→ Stored items:
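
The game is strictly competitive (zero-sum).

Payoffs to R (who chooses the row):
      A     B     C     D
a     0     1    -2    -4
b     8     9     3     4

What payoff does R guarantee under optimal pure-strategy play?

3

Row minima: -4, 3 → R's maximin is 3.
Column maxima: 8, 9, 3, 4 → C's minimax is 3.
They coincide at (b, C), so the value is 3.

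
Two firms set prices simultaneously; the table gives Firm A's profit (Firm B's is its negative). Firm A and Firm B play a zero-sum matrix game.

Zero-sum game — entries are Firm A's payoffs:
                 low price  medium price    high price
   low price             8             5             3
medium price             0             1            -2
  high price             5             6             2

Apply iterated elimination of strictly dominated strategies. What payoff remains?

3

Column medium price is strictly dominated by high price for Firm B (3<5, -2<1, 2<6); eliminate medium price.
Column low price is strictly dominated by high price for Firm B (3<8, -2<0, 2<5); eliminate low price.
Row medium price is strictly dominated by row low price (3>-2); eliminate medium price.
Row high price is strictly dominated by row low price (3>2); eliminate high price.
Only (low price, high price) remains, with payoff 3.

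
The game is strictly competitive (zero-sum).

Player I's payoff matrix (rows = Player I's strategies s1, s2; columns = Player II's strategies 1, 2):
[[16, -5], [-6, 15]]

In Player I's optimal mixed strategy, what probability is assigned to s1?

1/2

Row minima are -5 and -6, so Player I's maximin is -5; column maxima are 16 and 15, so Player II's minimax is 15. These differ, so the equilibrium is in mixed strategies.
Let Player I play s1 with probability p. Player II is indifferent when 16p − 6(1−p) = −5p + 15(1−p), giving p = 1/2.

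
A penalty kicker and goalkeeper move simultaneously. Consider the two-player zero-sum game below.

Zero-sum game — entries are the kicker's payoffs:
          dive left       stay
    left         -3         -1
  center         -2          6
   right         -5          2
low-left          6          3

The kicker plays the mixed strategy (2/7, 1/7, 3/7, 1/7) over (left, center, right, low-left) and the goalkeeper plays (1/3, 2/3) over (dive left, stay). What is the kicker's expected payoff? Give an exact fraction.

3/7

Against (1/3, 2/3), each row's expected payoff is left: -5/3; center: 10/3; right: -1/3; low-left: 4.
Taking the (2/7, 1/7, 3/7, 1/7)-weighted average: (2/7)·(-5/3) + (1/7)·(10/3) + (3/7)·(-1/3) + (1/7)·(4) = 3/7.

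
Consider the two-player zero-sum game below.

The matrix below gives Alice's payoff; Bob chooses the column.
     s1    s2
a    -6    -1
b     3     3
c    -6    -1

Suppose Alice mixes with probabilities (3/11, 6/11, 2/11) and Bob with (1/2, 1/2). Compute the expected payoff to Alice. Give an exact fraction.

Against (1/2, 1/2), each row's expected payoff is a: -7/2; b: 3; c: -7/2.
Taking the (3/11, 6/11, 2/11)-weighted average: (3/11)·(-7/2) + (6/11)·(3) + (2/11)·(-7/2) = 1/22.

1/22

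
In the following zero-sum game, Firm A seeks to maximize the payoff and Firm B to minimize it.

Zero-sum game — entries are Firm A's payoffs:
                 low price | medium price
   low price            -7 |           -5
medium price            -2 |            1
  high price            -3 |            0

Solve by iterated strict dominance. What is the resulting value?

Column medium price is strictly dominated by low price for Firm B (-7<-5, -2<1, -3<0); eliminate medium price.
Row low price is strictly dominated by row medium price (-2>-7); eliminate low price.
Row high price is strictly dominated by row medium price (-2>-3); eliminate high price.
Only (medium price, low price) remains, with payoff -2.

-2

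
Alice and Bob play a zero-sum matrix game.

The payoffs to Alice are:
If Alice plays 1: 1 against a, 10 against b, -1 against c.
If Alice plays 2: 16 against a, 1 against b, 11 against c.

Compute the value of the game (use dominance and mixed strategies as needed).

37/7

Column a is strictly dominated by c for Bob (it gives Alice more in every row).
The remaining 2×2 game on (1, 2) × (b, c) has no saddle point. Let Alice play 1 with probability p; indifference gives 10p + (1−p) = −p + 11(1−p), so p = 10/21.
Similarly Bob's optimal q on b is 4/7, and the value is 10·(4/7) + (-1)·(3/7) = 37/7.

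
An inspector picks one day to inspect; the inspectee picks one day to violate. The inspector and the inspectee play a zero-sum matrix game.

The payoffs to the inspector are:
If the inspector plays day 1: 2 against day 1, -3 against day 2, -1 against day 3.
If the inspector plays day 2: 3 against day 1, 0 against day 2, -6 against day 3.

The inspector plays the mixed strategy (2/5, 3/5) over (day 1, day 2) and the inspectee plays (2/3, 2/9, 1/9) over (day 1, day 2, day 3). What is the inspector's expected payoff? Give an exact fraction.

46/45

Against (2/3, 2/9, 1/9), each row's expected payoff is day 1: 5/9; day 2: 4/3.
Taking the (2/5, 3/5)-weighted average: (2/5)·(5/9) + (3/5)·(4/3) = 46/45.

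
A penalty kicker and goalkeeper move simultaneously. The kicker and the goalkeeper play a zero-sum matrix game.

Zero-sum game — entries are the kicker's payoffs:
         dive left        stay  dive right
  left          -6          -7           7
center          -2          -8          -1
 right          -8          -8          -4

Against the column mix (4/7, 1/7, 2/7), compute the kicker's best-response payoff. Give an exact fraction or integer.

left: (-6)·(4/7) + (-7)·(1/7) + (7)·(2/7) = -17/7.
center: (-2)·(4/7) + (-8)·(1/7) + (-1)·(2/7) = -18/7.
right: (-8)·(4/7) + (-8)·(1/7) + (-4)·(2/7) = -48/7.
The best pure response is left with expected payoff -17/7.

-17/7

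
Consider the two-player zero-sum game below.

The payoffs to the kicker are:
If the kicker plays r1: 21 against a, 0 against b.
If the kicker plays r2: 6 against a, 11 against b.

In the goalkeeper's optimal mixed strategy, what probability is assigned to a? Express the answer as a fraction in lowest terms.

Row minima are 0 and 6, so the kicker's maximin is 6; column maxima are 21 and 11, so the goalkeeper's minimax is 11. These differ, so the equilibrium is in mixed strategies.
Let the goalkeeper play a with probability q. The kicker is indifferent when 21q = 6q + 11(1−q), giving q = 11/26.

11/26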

---

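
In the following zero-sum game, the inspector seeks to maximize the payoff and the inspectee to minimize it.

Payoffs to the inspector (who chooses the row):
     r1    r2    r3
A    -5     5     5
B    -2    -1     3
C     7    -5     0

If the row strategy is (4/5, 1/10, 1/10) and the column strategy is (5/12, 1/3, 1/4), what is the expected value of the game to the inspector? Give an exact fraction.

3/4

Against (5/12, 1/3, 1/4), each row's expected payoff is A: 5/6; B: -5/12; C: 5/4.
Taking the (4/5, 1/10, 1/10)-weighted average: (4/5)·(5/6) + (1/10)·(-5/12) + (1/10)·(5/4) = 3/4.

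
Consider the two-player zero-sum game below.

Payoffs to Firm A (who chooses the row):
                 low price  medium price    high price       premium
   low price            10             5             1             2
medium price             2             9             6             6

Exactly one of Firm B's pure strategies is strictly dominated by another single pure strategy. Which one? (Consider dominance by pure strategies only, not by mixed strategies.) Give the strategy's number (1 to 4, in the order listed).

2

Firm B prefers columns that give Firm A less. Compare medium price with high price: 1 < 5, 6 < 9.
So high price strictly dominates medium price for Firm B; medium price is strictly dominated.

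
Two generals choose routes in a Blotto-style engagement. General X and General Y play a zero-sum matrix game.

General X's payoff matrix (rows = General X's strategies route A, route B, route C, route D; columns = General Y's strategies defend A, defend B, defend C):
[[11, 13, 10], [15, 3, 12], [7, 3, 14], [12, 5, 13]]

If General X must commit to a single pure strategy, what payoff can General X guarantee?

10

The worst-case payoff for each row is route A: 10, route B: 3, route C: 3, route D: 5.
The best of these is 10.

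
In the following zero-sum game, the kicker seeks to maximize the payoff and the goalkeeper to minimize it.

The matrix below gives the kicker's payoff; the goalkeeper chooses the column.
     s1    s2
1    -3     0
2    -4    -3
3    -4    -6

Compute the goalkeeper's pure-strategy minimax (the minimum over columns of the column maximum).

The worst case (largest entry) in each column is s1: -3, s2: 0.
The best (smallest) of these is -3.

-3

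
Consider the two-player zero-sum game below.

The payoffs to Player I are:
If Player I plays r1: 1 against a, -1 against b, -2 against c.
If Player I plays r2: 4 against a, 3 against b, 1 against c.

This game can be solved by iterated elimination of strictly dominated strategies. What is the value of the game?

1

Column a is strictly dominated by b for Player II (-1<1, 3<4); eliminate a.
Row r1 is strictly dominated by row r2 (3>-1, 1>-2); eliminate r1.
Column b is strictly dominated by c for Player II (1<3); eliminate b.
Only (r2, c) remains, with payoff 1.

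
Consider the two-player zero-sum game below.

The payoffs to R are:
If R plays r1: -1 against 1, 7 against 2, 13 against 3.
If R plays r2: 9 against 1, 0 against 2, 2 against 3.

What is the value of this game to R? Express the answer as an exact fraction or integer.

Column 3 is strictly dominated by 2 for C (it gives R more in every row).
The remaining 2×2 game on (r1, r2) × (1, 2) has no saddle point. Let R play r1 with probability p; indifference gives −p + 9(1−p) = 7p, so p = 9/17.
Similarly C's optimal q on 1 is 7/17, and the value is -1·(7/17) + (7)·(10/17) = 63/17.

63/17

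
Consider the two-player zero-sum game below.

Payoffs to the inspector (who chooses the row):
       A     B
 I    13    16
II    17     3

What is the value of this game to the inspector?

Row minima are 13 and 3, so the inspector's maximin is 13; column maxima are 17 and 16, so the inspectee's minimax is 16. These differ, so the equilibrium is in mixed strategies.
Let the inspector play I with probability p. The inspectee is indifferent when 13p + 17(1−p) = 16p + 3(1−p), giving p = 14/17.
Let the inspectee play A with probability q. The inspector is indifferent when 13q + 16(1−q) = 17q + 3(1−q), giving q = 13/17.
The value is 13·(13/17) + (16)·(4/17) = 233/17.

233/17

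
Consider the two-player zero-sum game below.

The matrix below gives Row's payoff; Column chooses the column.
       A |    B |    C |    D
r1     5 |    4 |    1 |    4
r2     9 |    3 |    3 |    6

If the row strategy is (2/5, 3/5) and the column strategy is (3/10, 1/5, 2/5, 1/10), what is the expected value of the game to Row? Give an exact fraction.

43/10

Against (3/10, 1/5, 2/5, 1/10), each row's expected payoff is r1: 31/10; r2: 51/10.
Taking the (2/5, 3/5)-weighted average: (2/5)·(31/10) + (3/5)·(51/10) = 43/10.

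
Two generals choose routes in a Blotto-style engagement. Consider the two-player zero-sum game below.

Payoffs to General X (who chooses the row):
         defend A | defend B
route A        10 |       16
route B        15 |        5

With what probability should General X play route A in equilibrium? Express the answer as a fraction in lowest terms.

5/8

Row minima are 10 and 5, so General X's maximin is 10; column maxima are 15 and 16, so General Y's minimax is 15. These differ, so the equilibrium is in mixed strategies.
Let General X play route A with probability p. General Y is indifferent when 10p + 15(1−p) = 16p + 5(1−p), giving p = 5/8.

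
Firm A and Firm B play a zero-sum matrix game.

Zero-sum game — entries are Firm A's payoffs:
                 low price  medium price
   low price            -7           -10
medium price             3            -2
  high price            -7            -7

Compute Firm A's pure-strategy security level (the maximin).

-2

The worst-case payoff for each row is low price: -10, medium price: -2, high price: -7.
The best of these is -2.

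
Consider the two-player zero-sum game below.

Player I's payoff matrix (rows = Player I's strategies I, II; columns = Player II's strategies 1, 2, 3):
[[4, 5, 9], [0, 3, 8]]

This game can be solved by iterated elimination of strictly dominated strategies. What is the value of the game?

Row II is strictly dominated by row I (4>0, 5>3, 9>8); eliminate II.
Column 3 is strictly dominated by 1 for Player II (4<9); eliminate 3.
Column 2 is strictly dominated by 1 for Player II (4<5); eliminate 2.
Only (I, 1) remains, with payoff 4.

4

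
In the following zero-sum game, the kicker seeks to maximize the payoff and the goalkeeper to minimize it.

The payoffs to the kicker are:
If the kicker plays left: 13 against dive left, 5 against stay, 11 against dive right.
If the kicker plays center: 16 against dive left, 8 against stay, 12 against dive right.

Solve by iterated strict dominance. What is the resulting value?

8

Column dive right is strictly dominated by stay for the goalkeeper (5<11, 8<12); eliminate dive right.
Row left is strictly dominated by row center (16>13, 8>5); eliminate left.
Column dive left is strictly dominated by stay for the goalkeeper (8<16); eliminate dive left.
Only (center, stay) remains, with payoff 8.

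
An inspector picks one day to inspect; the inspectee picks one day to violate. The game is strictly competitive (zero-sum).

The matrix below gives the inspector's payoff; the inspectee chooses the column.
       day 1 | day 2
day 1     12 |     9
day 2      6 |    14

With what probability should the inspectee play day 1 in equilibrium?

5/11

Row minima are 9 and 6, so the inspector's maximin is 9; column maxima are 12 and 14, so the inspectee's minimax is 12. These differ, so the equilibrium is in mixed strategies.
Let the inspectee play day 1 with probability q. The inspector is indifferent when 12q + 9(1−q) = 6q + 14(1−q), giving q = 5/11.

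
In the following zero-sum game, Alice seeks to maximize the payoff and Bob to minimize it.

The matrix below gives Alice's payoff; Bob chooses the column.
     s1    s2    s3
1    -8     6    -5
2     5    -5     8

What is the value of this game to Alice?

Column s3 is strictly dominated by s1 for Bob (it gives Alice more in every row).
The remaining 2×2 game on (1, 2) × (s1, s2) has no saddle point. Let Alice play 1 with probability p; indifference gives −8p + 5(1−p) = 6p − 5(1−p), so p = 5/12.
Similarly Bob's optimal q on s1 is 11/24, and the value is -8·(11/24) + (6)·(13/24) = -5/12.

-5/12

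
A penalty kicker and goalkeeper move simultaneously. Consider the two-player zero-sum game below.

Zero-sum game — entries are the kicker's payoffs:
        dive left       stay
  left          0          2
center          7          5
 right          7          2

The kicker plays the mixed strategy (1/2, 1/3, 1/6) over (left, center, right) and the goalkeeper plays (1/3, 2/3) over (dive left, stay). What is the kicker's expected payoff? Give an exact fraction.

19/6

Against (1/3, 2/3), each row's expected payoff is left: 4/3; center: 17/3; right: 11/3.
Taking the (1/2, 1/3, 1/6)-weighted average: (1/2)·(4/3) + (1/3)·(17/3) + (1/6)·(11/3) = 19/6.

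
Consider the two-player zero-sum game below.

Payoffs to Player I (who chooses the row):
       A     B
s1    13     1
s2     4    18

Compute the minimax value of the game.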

→ Exercise brief: Find the line with "Payoffs to Firm" in the entries above. Retype it and each line after it, exactly, through the line with "If Player I plays r1: 1", and stop there.

→ Answer section:
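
Payoffs to Firm A (who chooses the row):
                 low price  medium price    high price       premium
   low price            10             5             1             2
medium price             2             9             6             6

Exactly one of Firm B's pure strategies is strictly dominated by another single pure strategy. Which one? (Consider dominance by pure strategies only, not by mixed strategies.) Give the strategy's number (1 to 4, in the order listed).

2

Firm B prefers columns that give Firm A less. Compare medium price with high price: 1 < 5, 6 < 9.
So high price strictly dominates medium price for Firm B; medium price is strictly dominated.

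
Two generals choose routes in a Blotto-style engagement. General X and General Y play a zero-sum matrix game.

General X's payoff matrix (rows = General X's strategies route A, route B, route C, route D; columns = General Y's strategies defend A, defend B, defend C):
[[11, 13, 10], [15, 3, 12], [7, 3, 14], [12, 5, 13]]

If General X must commit to a single pure strategy, what payoff can General X guarantee?

10

The worst-case payoff for each row is route A: 10, route B: 3, route C: 3, route D: 5.
The best of these is 10.

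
In the following zero-sum game, the kicker seeks to maximize the payoff and the goalkeeper to minimize it.

The matrix below gives the kicker's payoff; the goalkeeper chooses the column.
     s1    s2
1    -3     0
2    -4    -3
3    -4    -6

Compute the goalkeeper's pure-strategy minimax (the minimum over columns of the column maximum).

The worst case (largest entry) in each column is s1: -3, s2: 0.
The best (smallest) of these is -3.

-3

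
Consider the two-player zero-sum game below.

The payoffs to Player I are:
If Player I plays r1: 1 against a, -1 against b, -2 against c.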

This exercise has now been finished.